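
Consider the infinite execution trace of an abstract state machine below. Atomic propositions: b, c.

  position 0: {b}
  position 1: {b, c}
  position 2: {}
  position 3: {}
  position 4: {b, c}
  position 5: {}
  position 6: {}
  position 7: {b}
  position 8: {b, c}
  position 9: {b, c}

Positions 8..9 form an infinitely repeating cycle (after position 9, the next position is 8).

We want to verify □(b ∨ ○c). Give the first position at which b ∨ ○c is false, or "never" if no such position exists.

2

Check b ∨ ○c at each position in order: 0 ✓, 1 ✓.
At position 2 the labels are {} and the next position 3 has {}, so b ∨ ○c is false there. This is the first violation.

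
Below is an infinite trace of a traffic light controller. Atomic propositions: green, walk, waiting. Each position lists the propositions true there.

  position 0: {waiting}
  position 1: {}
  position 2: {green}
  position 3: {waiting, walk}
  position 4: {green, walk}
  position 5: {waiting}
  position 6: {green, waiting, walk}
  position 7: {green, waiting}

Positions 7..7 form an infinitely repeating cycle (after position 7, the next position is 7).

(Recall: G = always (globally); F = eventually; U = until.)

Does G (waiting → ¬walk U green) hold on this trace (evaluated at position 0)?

Violated

waiting → ¬walk U green must hold at every position from 0 onward. It fails at position 3, so G (waiting → ¬walk U green) is false.
Positions where waiting holds: 0, 3, 5, 6, 7.
Check ¬walk U green at each: 0→ok, 3→fails, 5→ok, 6→ok, 7→ok.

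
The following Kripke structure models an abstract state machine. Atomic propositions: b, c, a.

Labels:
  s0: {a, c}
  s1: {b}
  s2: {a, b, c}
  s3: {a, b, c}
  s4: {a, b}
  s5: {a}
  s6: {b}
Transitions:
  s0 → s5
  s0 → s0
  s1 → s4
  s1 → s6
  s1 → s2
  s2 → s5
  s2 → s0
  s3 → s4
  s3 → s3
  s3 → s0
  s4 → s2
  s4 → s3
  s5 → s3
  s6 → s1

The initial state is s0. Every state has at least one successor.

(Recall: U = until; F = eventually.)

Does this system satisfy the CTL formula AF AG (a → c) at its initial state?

No

States satisfying AG (a → c): ∅.
States satisfying AF AG (a → c): ∅.
There is a path from s0 along which AG (a → c) never holds.
s0 ∉ Sat(AF AG (a → c)).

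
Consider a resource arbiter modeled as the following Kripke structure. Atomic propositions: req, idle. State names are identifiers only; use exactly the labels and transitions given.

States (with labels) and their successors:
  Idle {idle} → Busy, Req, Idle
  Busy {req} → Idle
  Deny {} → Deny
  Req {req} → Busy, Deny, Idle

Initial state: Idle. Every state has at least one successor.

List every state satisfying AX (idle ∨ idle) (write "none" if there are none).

States satisfying idle ∨ idle: {Idle}.
States satisfying AX (idle ∨ idle): {Busy}.

{Busy}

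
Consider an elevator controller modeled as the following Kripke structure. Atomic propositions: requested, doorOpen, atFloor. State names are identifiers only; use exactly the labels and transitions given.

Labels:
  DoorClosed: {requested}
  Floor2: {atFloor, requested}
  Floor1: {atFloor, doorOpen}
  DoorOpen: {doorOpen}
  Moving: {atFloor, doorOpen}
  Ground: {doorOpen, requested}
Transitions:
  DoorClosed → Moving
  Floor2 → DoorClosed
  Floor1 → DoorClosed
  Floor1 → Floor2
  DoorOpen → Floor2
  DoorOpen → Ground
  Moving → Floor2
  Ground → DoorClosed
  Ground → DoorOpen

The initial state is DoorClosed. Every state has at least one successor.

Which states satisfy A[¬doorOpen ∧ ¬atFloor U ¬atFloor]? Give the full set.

States satisfying ¬doorOpen ∧ ¬atFloor: {DoorClosed}.
States satisfying ¬atFloor: {DoorClosed, DoorOpen, Ground}.
States satisfying A[¬doorOpen ∧ ¬atFloor U ¬atFloor]: {DoorClosed, DoorOpen, Ground}.

{DoorClosed, DoorOpen, Ground}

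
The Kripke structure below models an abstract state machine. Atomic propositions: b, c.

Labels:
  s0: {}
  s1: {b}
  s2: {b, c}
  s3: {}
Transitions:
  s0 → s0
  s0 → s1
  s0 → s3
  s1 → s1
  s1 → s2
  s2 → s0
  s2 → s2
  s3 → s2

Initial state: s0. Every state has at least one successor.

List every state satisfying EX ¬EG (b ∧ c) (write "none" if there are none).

{s0, s1, s2}

States satisfying ¬EG (b ∧ c): {s0, s1, s3}.
States satisfying EX ¬EG (b ∧ c): {s0, s1, s2}.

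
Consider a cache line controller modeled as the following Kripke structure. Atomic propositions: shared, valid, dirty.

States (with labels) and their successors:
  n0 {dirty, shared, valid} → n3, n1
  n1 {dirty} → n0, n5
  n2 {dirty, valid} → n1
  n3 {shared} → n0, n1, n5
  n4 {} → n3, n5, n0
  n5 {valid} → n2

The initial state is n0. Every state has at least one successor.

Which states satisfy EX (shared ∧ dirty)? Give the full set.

States satisfying shared ∧ dirty: {n0}.
States satisfying EX (shared ∧ dirty): {n1, n3, n4}.

{n1, n3, n4}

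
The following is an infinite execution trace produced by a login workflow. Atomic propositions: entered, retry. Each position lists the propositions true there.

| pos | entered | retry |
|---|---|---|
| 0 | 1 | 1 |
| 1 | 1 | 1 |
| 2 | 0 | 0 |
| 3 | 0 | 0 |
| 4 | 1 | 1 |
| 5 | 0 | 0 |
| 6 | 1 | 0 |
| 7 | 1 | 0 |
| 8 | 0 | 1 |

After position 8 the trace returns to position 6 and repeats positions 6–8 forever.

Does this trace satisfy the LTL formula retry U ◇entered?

Yes

Walking from position 0: ◇entered first holds at position 0, and retry holds at every earlier position along the way, so retry U ◇entered holds.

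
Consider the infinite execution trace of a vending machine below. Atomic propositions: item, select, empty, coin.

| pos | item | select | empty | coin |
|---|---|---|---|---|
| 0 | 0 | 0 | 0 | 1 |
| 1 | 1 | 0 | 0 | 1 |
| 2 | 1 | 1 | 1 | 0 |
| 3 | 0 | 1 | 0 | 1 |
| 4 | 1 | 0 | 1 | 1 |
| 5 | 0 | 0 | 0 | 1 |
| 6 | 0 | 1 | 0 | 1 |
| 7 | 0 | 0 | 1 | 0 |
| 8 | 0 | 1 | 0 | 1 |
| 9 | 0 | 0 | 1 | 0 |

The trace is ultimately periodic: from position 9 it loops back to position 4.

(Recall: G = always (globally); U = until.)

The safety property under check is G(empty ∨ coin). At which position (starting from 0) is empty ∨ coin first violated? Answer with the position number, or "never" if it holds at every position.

empty ∨ coin holds at every position 0..9, and those are all the positions the trace ever visits, so the invariant G(empty ∨ coin) is never violated.

never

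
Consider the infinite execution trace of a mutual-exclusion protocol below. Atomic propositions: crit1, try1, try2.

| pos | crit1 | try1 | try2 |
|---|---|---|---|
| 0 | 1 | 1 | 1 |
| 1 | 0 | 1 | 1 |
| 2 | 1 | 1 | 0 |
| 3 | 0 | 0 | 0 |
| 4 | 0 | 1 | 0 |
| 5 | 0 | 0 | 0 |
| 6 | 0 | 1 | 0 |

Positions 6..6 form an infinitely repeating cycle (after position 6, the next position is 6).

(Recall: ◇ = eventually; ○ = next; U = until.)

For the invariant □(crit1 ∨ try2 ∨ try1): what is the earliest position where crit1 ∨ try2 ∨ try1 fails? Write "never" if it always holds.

3

Check crit1 ∨ try2 ∨ try1 at each position in order: 0 ✓, 1 ✓, 2 ✓.
At position 3 the labels are {}, so crit1 ∨ try2 ∨ try1 is false there. This is the first violation.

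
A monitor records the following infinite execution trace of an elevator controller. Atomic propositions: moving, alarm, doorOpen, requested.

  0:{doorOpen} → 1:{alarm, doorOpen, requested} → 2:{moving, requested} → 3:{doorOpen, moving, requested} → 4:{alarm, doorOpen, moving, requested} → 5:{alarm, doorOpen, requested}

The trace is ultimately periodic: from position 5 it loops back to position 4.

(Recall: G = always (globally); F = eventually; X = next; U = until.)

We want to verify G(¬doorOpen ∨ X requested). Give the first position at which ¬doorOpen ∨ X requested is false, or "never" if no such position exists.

never

¬doorOpen ∨ X requested holds at every position 0..5, and those are all the positions the trace ever visits, so the invariant G(¬doorOpen ∨ X requested) is never violated.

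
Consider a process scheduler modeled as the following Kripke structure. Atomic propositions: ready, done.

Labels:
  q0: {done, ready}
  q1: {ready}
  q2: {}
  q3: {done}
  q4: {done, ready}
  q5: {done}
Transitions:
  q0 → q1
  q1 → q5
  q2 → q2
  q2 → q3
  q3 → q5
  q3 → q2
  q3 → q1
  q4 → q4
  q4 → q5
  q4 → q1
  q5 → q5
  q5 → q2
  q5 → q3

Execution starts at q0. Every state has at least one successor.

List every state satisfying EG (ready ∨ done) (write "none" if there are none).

{q0, q1, q3, q4, q5}

States satisfying ready ∨ done: {q0, q1, q3, q4, q5}.
States satisfying EG (ready ∨ done): {q0, q1, q3, q4, q5}.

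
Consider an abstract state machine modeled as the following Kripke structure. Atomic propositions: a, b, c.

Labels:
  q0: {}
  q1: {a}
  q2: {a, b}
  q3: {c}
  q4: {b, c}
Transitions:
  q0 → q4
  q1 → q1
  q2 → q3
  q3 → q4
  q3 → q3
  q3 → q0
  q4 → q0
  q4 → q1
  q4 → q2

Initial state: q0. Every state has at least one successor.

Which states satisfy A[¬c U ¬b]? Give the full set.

{q0, q1, q2, q3}

States satisfying ¬c: {q0, q1, q2}.
States satisfying ¬b: {q0, q1, q3}.
States satisfying A[¬c U ¬b]: {q0, q1, q2, q3}.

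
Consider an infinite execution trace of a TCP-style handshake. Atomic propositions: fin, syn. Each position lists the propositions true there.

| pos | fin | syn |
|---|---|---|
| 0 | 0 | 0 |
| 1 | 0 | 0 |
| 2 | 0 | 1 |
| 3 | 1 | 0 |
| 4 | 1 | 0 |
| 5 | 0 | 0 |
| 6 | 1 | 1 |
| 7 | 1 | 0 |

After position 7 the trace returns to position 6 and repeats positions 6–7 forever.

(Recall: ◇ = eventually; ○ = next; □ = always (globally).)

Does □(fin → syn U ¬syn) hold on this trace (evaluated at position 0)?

Holds

fin → syn U ¬syn holds at every position 0..7, and those are all positions ever visited, so □(fin → syn U ¬syn) holds.
Positions where fin holds: 3, 4, 6, 7.
Check syn U ¬syn at each: 3→ok, 4→ok, 6→ok, 7→ok.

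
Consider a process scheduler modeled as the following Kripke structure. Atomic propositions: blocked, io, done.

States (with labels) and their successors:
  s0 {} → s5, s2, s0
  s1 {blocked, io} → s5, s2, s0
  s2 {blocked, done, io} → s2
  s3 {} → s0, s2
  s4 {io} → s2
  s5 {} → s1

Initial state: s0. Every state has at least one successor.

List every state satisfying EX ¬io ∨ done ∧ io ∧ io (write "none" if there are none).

{s0, s1, s2, s3}

States satisfying ¬io: {s0, s3, s5}.
States satisfying EX ¬io: {s0, s1, s3}.
States satisfying done ∧ io: {s2}.
States satisfying done ∧ io ∧ io: {s2}.
States satisfying EX ¬io ∨ done ∧ io ∧ io: {s0, s1, s2, s3}.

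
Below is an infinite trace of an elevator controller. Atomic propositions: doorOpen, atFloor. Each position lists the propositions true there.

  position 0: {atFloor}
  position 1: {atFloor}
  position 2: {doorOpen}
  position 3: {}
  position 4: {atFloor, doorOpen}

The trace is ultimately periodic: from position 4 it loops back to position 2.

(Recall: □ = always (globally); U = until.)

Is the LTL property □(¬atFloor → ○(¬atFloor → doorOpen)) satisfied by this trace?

No

¬atFloor → ○(¬atFloor → doorOpen) must hold at every position from 0 onward. It fails at position 2, so □(¬atFloor → ○(¬atFloor → doorOpen)) is false.
Positions where ¬atFloor holds: 2, 3.
Check ○(¬atFloor → doorOpen) at each: 2→fails, 3→ok.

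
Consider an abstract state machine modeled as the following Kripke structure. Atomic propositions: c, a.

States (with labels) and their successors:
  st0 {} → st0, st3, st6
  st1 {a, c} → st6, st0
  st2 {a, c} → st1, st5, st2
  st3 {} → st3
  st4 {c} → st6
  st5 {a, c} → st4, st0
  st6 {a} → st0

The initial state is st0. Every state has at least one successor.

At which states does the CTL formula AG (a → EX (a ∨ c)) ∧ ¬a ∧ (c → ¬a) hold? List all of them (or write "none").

{st3}

States satisfying a → EX (a ∨ c): {st0, st1, st2, st3, st4, st5}.
States satisfying AG (a → EX (a ∨ c)): {st3}.
States satisfying ¬a: {st0, st3, st4}.
States satisfying c → ¬a: {st0, st3, st4, st6}.
States satisfying ¬a ∧ (c → ¬a): {st0, st3, st4}.
States satisfying AG (a → EX (a ∨ c)) ∧ ¬a ∧ (c → ¬a): {st3}.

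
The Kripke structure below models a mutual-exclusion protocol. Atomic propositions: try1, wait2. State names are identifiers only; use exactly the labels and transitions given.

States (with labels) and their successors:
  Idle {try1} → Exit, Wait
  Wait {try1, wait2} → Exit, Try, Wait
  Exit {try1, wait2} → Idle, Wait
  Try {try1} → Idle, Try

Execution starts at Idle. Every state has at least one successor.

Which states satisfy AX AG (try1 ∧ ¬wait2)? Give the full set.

none

States satisfying AG (try1 ∧ ¬wait2): ∅.
States satisfying AX AG (try1 ∧ ¬wait2): ∅.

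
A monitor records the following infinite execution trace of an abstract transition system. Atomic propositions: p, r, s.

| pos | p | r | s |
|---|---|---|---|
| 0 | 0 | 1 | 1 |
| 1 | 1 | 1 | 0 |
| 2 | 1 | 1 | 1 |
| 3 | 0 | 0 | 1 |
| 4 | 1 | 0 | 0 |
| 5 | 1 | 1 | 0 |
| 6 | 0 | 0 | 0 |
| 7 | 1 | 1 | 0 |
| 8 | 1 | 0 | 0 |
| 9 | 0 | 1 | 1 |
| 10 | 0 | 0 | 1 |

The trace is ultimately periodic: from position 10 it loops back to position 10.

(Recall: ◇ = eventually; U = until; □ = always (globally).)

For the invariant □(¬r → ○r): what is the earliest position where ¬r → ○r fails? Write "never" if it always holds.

3

Check ¬r → ○r at each position in order: 0 ✓, 1 ✓, 2 ✓.
At position 3 the labels are {s} and the next position 4 has {p}, so ¬r → ○r is false there. This is the first violation.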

> _WHAT TO WORK ON_
Copy exactly the lines above, starting at the opening line and finishing at the line in which "(Recall: G = always (globally); F = eventually; U" occurs.

> _WRITTEN REPLY_
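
Consider the infinite execution trace of an abstract state machine below. Atomic propositions: b, c.

  position 0: {b}
  position 1: {b, c}
  position 2: {}
  position 3: {}
  position 4: {b, c}
  position 5: {}
  position 6: {}
  position 7: {b}
  position 8: {b, c}
  position 9: {b, c}

Positions 8..9 form an infinitely repeating cycle (after position 9, the next position is 8).

We want to verify □(b ∨ ○c). Give the first position at which b ∨ ○c is false, or "never" if no such position exists.

2

Check b ∨ ○c at each position in order: 0 ✓, 1 ✓.
At position 2 the labels are {} and the next position 3 has {}, so b ∨ ○c is false there. This is the first violation.

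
Below is an infinite trace of a traffic light controller. Atomic propositions: green, walk, waiting. Each position lists the propositions true there.

  position 0: {waiting}
  position 1: {}
  position 2: {green}
  position 3: {waiting, walk}
  position 4: {green, walk}
  position 5: {waiting}
  position 6: {green, waiting, walk}
  position 7: {green, waiting}

Positions 7..7 form an infinitely repeating cycle (after position 7, the next position is 7).

(Recall: G = always (globally); F = eventually; U = until.)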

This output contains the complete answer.